==== Supplied data
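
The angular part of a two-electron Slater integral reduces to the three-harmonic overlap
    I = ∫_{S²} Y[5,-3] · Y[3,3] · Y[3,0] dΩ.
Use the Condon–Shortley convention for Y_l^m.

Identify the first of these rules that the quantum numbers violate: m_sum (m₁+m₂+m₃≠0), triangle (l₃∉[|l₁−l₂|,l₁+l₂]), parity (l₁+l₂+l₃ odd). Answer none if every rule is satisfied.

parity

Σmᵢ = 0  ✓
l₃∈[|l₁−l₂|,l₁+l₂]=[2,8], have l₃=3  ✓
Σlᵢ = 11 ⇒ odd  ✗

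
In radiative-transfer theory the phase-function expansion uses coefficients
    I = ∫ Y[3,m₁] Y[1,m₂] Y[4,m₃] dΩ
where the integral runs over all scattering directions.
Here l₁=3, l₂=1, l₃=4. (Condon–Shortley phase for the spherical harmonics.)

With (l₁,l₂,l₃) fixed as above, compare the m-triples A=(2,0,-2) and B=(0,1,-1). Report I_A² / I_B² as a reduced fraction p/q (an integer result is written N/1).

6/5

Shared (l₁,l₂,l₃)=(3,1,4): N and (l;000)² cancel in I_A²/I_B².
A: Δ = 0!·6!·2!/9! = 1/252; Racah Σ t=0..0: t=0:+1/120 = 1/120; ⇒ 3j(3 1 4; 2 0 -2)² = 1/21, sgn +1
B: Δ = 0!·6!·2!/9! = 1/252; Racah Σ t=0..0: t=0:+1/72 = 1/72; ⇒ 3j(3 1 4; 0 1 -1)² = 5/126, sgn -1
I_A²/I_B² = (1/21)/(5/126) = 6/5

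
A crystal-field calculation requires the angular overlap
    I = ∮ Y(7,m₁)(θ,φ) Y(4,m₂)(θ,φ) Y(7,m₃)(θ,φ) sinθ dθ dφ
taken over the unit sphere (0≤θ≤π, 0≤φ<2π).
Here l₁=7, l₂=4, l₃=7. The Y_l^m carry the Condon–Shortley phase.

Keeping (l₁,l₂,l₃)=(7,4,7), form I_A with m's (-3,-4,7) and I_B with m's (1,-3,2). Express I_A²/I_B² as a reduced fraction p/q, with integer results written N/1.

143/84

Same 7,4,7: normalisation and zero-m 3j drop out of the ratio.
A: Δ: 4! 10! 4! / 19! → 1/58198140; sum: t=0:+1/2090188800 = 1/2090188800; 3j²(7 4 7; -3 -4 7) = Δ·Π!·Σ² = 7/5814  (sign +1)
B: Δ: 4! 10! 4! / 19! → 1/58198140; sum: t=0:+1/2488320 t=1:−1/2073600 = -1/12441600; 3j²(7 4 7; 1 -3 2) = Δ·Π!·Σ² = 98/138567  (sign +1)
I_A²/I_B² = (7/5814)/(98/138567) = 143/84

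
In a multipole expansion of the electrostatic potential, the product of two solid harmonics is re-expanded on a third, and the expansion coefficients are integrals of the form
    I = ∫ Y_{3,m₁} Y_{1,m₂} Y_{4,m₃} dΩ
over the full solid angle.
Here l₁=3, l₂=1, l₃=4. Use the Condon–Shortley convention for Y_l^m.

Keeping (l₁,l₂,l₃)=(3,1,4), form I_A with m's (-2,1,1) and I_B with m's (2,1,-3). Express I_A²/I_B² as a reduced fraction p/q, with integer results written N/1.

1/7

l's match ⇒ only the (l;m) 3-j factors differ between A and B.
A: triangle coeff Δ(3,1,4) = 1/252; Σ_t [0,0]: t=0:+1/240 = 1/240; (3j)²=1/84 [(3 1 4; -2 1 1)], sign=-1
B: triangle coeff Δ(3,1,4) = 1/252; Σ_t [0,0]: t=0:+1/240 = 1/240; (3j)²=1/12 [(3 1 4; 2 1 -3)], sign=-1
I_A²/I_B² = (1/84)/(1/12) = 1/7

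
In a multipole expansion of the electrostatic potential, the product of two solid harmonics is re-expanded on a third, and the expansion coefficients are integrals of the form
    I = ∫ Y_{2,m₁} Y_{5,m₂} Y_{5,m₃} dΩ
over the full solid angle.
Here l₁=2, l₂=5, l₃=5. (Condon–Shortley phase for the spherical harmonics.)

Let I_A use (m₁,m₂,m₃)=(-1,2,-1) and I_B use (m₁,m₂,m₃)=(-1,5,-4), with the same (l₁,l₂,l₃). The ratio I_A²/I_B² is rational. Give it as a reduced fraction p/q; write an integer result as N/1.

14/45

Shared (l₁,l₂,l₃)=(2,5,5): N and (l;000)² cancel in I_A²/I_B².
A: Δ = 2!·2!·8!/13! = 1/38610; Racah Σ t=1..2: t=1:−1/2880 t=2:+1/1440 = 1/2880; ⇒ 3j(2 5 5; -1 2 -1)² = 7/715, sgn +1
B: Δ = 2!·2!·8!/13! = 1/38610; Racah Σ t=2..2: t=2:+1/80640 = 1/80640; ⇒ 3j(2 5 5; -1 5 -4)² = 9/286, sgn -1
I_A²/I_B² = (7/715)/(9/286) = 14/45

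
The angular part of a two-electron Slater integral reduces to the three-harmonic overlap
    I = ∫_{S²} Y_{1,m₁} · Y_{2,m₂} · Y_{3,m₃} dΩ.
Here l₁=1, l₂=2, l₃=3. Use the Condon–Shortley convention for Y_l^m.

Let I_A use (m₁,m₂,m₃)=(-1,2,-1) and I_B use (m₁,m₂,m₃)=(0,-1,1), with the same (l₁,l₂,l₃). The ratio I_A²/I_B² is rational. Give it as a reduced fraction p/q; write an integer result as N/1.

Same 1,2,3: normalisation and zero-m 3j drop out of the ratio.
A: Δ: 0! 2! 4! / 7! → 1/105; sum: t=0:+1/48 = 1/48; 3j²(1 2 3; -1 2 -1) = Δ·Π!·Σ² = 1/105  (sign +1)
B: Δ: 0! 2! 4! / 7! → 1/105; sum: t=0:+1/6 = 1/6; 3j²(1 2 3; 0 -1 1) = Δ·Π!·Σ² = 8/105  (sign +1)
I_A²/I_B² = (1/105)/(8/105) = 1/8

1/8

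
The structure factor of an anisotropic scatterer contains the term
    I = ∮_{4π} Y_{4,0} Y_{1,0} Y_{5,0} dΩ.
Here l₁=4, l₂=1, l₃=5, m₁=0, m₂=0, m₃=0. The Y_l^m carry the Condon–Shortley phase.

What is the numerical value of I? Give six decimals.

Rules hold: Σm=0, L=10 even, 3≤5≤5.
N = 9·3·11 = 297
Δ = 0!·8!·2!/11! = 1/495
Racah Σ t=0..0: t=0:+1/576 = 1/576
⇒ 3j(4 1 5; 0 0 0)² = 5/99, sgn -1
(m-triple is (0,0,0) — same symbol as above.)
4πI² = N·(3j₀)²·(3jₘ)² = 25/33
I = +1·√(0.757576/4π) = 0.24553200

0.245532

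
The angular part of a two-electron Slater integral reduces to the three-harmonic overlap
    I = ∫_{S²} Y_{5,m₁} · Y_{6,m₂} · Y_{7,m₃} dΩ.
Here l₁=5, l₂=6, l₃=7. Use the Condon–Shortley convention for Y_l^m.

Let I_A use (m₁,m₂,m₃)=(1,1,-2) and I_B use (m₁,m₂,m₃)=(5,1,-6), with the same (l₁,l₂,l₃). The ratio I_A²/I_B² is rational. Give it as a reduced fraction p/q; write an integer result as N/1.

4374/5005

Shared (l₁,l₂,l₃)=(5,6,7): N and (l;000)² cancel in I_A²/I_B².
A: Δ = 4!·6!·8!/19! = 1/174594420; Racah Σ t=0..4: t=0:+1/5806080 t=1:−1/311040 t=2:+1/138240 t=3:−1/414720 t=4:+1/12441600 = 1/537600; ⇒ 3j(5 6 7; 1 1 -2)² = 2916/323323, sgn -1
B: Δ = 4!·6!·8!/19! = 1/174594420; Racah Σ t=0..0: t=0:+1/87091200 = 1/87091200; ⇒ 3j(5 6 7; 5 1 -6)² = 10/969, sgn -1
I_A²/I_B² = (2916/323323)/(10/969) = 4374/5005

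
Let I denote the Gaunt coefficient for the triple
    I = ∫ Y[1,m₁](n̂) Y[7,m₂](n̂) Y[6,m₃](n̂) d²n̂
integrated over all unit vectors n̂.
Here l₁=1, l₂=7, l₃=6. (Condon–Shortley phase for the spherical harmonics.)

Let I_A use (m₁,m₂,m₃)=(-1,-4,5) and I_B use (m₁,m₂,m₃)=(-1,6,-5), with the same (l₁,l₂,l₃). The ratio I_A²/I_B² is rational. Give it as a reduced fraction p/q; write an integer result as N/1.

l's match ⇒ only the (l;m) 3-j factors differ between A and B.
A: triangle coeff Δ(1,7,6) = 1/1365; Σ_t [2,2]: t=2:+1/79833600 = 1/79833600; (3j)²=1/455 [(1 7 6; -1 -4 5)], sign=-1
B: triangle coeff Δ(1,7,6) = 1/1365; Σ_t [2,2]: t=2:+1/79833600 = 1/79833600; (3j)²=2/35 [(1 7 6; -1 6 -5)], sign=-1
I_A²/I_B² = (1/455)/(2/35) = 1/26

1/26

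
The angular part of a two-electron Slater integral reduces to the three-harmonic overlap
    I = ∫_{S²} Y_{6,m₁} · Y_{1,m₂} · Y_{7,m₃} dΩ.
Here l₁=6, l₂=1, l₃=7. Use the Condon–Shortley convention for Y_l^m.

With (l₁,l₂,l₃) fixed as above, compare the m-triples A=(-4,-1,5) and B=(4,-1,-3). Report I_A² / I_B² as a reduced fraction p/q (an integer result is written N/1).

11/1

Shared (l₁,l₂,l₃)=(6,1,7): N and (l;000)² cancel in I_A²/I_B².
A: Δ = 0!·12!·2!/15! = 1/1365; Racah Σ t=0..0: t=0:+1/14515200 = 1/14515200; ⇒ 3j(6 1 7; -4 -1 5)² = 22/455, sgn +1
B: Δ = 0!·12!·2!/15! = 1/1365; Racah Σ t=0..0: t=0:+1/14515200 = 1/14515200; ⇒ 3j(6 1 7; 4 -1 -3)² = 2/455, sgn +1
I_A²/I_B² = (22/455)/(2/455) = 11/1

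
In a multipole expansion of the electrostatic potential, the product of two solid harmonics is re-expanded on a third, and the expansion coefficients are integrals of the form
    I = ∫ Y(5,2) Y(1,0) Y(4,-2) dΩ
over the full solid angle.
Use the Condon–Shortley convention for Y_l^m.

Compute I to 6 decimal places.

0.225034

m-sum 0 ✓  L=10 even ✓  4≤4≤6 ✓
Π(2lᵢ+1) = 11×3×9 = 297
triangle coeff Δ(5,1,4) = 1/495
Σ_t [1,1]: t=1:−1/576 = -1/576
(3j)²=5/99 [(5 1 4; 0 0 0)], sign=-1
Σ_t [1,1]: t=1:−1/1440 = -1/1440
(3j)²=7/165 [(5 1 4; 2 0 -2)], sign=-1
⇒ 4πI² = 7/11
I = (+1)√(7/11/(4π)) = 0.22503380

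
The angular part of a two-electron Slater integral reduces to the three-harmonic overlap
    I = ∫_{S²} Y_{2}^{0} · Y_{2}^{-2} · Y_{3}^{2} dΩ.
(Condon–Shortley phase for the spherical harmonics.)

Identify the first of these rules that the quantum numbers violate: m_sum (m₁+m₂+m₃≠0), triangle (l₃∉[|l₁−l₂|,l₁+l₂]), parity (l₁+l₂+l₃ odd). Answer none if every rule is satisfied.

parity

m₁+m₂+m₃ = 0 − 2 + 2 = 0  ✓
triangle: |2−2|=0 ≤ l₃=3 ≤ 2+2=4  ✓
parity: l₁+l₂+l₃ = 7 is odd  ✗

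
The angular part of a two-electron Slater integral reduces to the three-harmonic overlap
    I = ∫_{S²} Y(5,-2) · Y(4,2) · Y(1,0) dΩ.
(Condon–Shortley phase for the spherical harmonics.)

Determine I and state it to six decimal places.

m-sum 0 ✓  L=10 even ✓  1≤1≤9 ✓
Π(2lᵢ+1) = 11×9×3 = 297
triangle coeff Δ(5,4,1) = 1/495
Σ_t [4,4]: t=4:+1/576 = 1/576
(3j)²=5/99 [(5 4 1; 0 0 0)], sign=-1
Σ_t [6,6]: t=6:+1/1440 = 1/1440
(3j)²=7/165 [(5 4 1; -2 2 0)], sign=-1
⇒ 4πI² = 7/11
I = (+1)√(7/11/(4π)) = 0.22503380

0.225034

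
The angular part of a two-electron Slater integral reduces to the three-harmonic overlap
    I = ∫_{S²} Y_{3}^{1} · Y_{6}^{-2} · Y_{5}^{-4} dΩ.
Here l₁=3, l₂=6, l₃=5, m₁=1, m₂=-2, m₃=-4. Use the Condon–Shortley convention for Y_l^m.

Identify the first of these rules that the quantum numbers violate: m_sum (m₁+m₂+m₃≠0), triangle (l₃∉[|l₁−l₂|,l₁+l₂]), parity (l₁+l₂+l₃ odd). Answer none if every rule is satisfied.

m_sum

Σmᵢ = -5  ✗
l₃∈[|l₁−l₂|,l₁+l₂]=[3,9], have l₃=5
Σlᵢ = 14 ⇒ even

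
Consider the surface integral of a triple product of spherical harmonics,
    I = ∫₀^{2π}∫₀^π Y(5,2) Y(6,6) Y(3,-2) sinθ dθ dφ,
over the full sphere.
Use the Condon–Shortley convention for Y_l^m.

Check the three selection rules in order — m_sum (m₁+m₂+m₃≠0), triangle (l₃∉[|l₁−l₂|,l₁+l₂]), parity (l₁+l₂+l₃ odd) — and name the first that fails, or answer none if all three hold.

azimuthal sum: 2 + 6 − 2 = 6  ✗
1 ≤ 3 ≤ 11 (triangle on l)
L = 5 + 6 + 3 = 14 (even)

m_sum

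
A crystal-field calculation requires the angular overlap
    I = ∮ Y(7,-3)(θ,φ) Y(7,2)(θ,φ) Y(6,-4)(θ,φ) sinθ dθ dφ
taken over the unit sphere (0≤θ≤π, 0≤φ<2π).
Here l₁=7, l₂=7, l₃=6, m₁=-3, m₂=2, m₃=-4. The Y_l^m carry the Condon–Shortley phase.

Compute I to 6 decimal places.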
========
- _What the task asks_: The lines to return are those in the entries above that hold "spherical".

- _Final answer_:
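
Here l₁=3, l₂=1, l₃=4. (Condon–Shortley phase for the spherical harmonics.)
Here l₁=2, l₂=5, l₃=5. (Condon–Shortley phase for the spherical harmonics.)
Here l₁=1, l₂=7, l₃=6. (Condon–Shortley phase for the spherical harmonics.)
(Condon–Shortley phase for the spherical harmonics.)
(Condon–Shortley phase for the spherical harmonics.)
Consider the surface integral of a triple product of spherical harmonics,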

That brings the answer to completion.